■ **EXERCISE DESCRIPTION**:
From the first line to the last, reproduce the material exactly.
-.-.-
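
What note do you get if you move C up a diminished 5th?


Step by step:
diminished 5th: 5 letter names, 6 semitones
Letter: C + 4 → G
Pitch: C + 6 semitones, spelled as a G → Gb
= Gb


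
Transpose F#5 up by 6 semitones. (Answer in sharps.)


Step by step:
F#5: chromatic position 6 in octave 5 → absolute = 5×12 + 6 = 66
Transpose up 6: 66 + 6 = 72
72 = 6×12 + 0 → C in octave 6
Result = C6


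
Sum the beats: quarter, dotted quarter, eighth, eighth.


Let's work it out.
Beat values:
  quarter = 1 beat
  dotted quarter = 1.5 beats
  eighth = 0.5 beats
  eighth = 0.5 beats
Sum = 1 + 1.5 + 0.5 + 0.5
= 3.5 beats


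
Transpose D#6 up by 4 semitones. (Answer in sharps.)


Solution.
D#6: chromatic position 3 in octave 6 → absolute = 6×12 + 3 = 75
Transpose up 4: 75 + 4 = 79
79 = 6×12 + 7 → G in octave 6
Result = G6


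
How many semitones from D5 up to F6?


Reasoning:
Absolute semitone position = octave×12 + chromatic position
D5: 5×12 + 2 = 62
F6: 6×12 + 5 = 77
Difference = 77 - 62 = 15
= 15 semitones


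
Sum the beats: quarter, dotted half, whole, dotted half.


Beat values:
  quarter = 1 beat
  dotted half = 3 beats
  whole = 4 beats
  dotted half = 3 beats
Sum = 1 + 3 + 4 + 3
= 11 beats


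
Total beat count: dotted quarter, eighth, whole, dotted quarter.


Beat values:
  dotted quarter = 1.5 beats
  eighth = 0.5 beats
  whole = 4 beats
  dotted quarter = 1.5 beats
Sum = 1.5 + 0.5 + 4 + 1.5
= 7.5 beats


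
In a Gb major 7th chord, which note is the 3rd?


Major 7th chord = root + major 3rd + perfect 5th + major 7th
Seventh chords stack in thirds, so the letter names are G-B-D-F
Root: Gb
Major 3rd above Gb: Bb
Perfect 5th above Gb: Db
Major 7th above Gb: F
The 3rd = Bb


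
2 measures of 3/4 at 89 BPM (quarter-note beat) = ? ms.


Working:
Quarter-note beat duration = 60000 / 89 ms
Beats per measure (3/4) = 3
One measure = 3 × 60000 / 89 = 180000 / 89 ms
2 measures = 2 × 180000 / 89 = 360000 / 89
= 4044.9 ms


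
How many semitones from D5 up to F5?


Reasoning:
Absolute semitone position = octave×12 + chromatic position
D5: 5×12 + 2 = 62
F5: 5×12 + 5 = 65
Difference = 65 - 62 = 3
= 3 semitones


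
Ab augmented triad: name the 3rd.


Step by step:
Augmented triad = root + major 3rd (4 semitones) + augmented 5th (8 semitones)
A triad on Ab stacks thirds, so the chord tones use letter names A-C-E
Root: Ab
Major 3rd above Ab: C
Augmented 5th above Ab: E
The 3rd = C


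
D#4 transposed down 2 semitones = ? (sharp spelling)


D#4: chromatic position 3 in octave 4 → absolute = 4×12 + 3 = 51
Transpose down 2: 51 - 2 = 49
49 = 4×12 + 1 → C# in octave 4
Result = C#4


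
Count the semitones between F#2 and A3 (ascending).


Reasoning:
Absolute semitone position = octave×12 + chromatic position
F#2: 2×12 + 6 = 30
A3: 3×12 + 9 = 45
Difference = 45 - 30 = 15
= 15 semitones


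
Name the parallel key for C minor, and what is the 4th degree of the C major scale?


Let's work it out.
Parallel keys share the same tonic but differ in mode
C minor → parallel is C major
C major scale: C D E F G A B
= C major; 4th degree = F


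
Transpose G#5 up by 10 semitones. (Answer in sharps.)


Reasoning:
G#5: chromatic position 8 in octave 5 → absolute = 5×12 + 8 = 68
Transpose up 10: 68 + 10 = 78
78 = 6×12 + 6 → F# in octave 6
Result = F#6


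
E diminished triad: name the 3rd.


Let's work it out.
Diminished triad = root + minor 3rd (3 semitones) + diminished 5th (6 semitones)
A triad on E stacks thirds, so the chord tones use letter names E-G-B
Root: E
Minor 3rd above E: G
Diminished 5th above E: Bb
The 3rd = G


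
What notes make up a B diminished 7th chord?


Solution.
Diminished 7th chord = root + minor 3rd + diminished 5th + diminished 7th
Seventh chords stack in thirds, so the letter names are B-D-F-A
Root: B
Minor 3rd above B: D
Diminished 5th above B: F
Diminished 7th above B: Ab
Chord = B D F Ab


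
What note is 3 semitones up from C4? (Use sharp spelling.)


Let's work it out.
C4: chromatic position 0 in octave 4 → absolute = 4×12 + 0 = 48
Transpose up 3: 48 + 3 = 51
51 = 4×12 + 3 → D# in octave 4
Result = D#4


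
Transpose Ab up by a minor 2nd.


Step by step:
minor 2nd: 2 letter names, 1 semitones
Letter: A + 1 → B
Pitch: Ab + 1 semitones, spelled as a B → Bbb
= Bbb


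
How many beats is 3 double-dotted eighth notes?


Let's work it out.
Base eighth note = 1/2 beats
Dot 1 adds half the previous value: +1/4
Dot 2 adds half the previous value: +1/8
One double-dotted eighth = 1/2 + 1/4 + 1/8 = 7/8
3 of them = 3 × 7/8 = 21/8
= 21/8 beats


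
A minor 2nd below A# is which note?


Let's work it out.
A 2nd spans 2 letter names, so from A we land on G
A minor 2nd = 1 semitone below A#
Spell G at that pitch: G##
= G##


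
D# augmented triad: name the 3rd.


Step by step:
Augmented triad = root + major 3rd (4 semitones) + augmented 5th (8 semitones)
A triad on D# stacks thirds, so the chord tones use letter names D-F-A
Root: D#
Major 3rd above D#: F##
Augmented 5th above D#: A##
The 3rd = F##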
-.-.-
■ **COMPLETED TASK**:
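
What note do you get if you move C up a diminished 5th?


Step by step:
diminished 5th: 5 letter names, 6 semitones
Letter: C + 4 → G
Pitch: C + 6 semitones, spelled as a G → Gb
= Gb


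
Transpose F#5 up by 6 semitones. (Answer in sharps.)


Step by step:
F#5: chromatic position 6 in octave 5 → absolute = 5×12 + 6 = 66
Transpose up 6: 66 + 6 = 72
72 = 6×12 + 0 → C in octave 6
Result = C6


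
Sum the beats: quarter, dotted quarter, eighth, eighth.


Let's work it out.
Beat values:
  quarter = 1 beat
  dotted quarter = 1.5 beats
  eighth = 0.5 beats
  eighth = 0.5 beats
Sum = 1 + 1.5 + 0.5 + 0.5
= 3.5 beats


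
Transpose D#6 up by 4 semitones. (Answer in sharps.)


Solution.
D#6: chromatic position 3 in octave 6 → absolute = 6×12 + 3 = 75
Transpose up 4: 75 + 4 = 79
79 = 6×12 + 7 → G in octave 6
Result = G6


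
How many semitones from D5 up to F6?


Reasoning:
Absolute semitone position = octave×12 + chromatic position
D5: 5×12 + 2 = 62
F6: 6×12 + 5 = 77
Difference = 77 - 62 = 15
= 15 semitones


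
Sum the beats: quarter, dotted half, whole, dotted half.


Beat values:
  quarter = 1 beat
  dotted half = 3 beats
  whole = 4 beats
  dotted half = 3 beats
Sum = 1 + 3 + 4 + 3
= 11 beats


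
Total beat count: dotted quarter, eighth, whole, dotted quarter.


Beat values:
  dotted quarter = 1.5 beats
  eighth = 0.5 beats
  whole = 4 beats
  dotted quarter = 1.5 beats
Sum = 1.5 + 0.5 + 4 + 1.5
= 7.5 beats


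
In a Gb major 7th chord, which note is the 3rd?


Major 7th chord = root + major 3rd + perfect 5th + major 7th
Seventh chords stack in thirds, so the letter names are G-B-D-F
Root: Gb
Major 3rd above Gb: Bb
Perfect 5th above Gb: Db
Major 7th above Gb: F
The 3rd = Bb


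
2 measures of 3/4 at 89 BPM (quarter-note beat) = ? ms.


Working:
Quarter-note beat duration = 60000 / 89 ms
Beats per measure (3/4) = 3
One measure = 3 × 60000 / 89 = 180000 / 89 ms
2 measures = 2 × 180000 / 89 = 360000 / 89
= 4044.9 ms


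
How many semitones from D5 up to F5?


Reasoning:
Absolute semitone position = octave×12 + chromatic position
D5: 5×12 + 2 = 62
F5: 5×12 + 5 = 65
Difference = 65 - 62 = 3
= 3 semitones


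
Ab augmented triad: name the 3rd.


Step by step:
Augmented triad = root + major 3rd (4 semitones) + augmented 5th (8 semitones)
A triad on Ab stacks thirds, so the chord tones use letter names A-C-E
Root: Ab
Major 3rd above Ab: C
Augmented 5th above Ab: E
The 3rd = C


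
D#4 transposed down 2 semitones = ? (sharp spelling)


D#4: chromatic position 3 in octave 4 → absolute = 4×12 + 3 = 51
Transpose down 2: 51 - 2 = 49
49 = 4×12 + 1 → C# in octave 4
Result = C#4


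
Count the semitones between F#2 and A3 (ascending).


Reasoning:
Absolute semitone position = octave×12 + chromatic position
F#2: 2×12 + 6 = 30
A3: 3×12 + 9 = 45
Difference = 45 - 30 = 15
= 15 semitones


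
Name the parallel key for C minor, and what is the 4th degree of the C major scale?


Let's work it out.
Parallel keys share the same tonic but differ in mode
C minor → parallel is C major
C major scale: C D E F G A B
= C major; 4th degree = F


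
Transpose G#5 up by 10 semitones. (Answer in sharps.)


Reasoning:
G#5: chromatic position 8 in octave 5 → absolute = 5×12 + 8 = 68
Transpose up 10: 68 + 10 = 78
78 = 6×12 + 6 → F# in octave 6
Result = F#6


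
E diminished triad: name the 3rd.


Let's work it out.
Diminished triad = root + minor 3rd (3 semitones) + diminished 5th (6 semitones)
A triad on E stacks thirds, so the chord tones use letter names E-G-B
Root: E
Minor 3rd above E: G
Diminished 5th above E: Bb
The 3rd = G


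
What notes make up a B diminished 7th chord?


Solution.
Diminished 7th chord = root + minor 3rd + diminished 5th + diminished 7th
Seventh chords stack in thirds, so the letter names are B-D-F-A
Root: B
Minor 3rd above B: D
Diminished 5th above B: F
Diminished 7th above B: Ab
Chord = B D F Ab


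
What note is 3 semitones up from C4? (Use sharp spelling.)


Let's work it out.
C4: chromatic position 0 in octave 4 → absolute = 4×12 + 0 = 48
Transpose up 3: 48 + 3 = 51
51 = 4×12 + 3 → D# in octave 4
Result = D#4


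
Transpose Ab up by a minor 2nd.


Step by step:
minor 2nd: 2 letter names, 1 semitones
Letter: A + 1 → B
Pitch: Ab + 1 semitones, spelled as a B → Bbb
= Bbb


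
How many beats is 3 double-dotted eighth notes?


Let's work it out.
Base eighth note = 1/2 beats
Dot 1 adds half the previous value: +1/4
Dot 2 adds half the previous value: +1/8
One double-dotted eighth = 1/2 + 1/4 + 1/8 = 7/8
3 of them = 3 × 7/8 = 21/8
= 21/8 beats


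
A minor 2nd below A# is which note?


Let's work it out.
A 2nd spans 2 letter names, so from A we land on G
A minor 2nd = 1 semitone below A#
Spell G at that pitch: G##
= G##


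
D# augmented triad: name the 3rd.


Step by step:
Augmented triad = root + major 3rd (4 semitones) + augmented 5th (8 semitones)
A triad on D# stacks thirds, so the chord tones use letter names D-F-A
Root: D#
Major 3rd above D#: F##
Augmented 5th above D#: A##
The 3rd = F##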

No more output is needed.